▸ **What the task asks**:
Reproduce exactly the opening lines of the listing, stopping after the line that contains "What is ((-357" and including it.

▸ **Supplied material**:
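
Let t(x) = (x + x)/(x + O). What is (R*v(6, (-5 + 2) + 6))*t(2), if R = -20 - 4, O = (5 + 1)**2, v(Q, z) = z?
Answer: -144/19 ≈ -7.5789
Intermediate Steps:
O = 36 (O = 6**2 = 36)
t(x) = 2*x/(36 + x) (t(x) = (x + x)/(x + 36) = (2*x)/(36 + x) = 2*x/(36 + x))
R = -24
(R*v(6, (-5 + 2) + 6))*t(2) = (-24*((-5 + 2) + 6))*(2*2/(36 + 2)) = (-24*(-3 + 6))*(2*2/38) = (-24*3)*(2*2*(1/38)) = -72*2/19 = -144/19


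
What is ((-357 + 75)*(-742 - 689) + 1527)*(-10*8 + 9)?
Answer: -28759899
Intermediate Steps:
((-357 + 75)*(-742 - 689) + 1527)*(-10*8 + 9) = (-282*(-1431) + 1527)*(-80 + 9) = (403542 + 1527)*(-71) = 405069*(-71) = -28759899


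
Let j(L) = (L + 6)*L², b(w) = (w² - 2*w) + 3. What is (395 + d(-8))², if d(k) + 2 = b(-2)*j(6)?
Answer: 26471025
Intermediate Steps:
b(w) = 3 + w² - 2*w
j(L) = L²*(6 + L) (j(L) = (6 + L)*L² = L²*(6 + L))
d(k) = 4750 (d(k) = -2 + (3 + (-2)² - 2*(-2))*(6²*(6 + 6)) = -2 + (3 + 4 + 4)*(36*12) = -2 + 11*432 = -2 + 4752 = 4750)
(395 + d(-8))² = (395 + 4750)² = 5145² = 26471025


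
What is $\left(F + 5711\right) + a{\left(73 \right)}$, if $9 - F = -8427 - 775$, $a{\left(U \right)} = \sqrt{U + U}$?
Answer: $14922 + \sqrt{146} \approx 14934.0$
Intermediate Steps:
$a{\left(U \right)} = \sqrt{2} \sqrt{U}$ ($a{\left(U \right)} = \sqrt{2 U} = \sqrt{2} \sqrt{U}$)
$F = 9211$ ($F = 9 - \left(-8427 - 775\right) = 9 - -9202 = 9 + 9202 = 9211$)
$\left(F + 5711\right) + a{\left(73 \right)} = \left(9211 + 5711\right) + \sqrt{2} \sqrt{73} = 14922 + \sqrt{146}$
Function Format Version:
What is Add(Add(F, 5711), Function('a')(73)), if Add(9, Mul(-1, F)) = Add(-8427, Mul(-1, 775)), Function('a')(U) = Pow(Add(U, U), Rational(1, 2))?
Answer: Add(14922, Pow(146, Rational(1, 2))) ≈ 14934.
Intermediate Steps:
Function('a')(U) = Mul(Pow(2, Rational(1, 2)), Pow(U, Rational(1, 2))) (Function('a')(U) = Pow(Mul(2, U), Rational(1, 2)) = Mul(Pow(2, Rational(1, 2)), Pow(U, Rational(1, 2))))
F = 9211 (F = Add(9, Mul(-1, Add(-8427, Mul(-1, 775)))) = Add(9, Mul(-1, Add(-8427, -775))) = Add(9, Mul(-1, -9202)) = Add(9, 9202) = 9211)
Add(Add(F, 5711), Function('a')(73)) = Add(Add(9211, 5711), Mul(Pow(2, Rational(1, 2)), Pow(73, Rational(1, 2)))) = Add(14922, Pow(146, Rational(1, 2)))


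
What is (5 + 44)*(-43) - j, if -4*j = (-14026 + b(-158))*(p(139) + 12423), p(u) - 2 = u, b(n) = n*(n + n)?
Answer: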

▸ **Answer for the task**:
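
Let t(x) = (x + x)/(x + O). What is (R*v(6, (-5 + 2) + 6))*t(2), if R = -20 - 4, O = (5 + 1)**2, v(Q, z) = z?
Answer: -144/19 ≈ -7.5789
Intermediate Steps:
O = 36 (O = 6**2 = 36)
t(x) = 2*x/(36 + x) (t(x) = (x + x)/(x + 36) = (2*x)/(36 + x) = 2*x/(36 + x))
R = -24
(R*v(6, (-5 + 2) + 6))*t(2) = (-24*((-5 + 2) + 6))*(2*2/(36 + 2)) = (-24*(-3 + 6))*(2*2/38) = (-24*3)*(2*2*(1/38)) = -72*2/19 = -144/19


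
What is ((-357 + 75)*(-742 - 689) + 1527)*(-10*8 + 9)?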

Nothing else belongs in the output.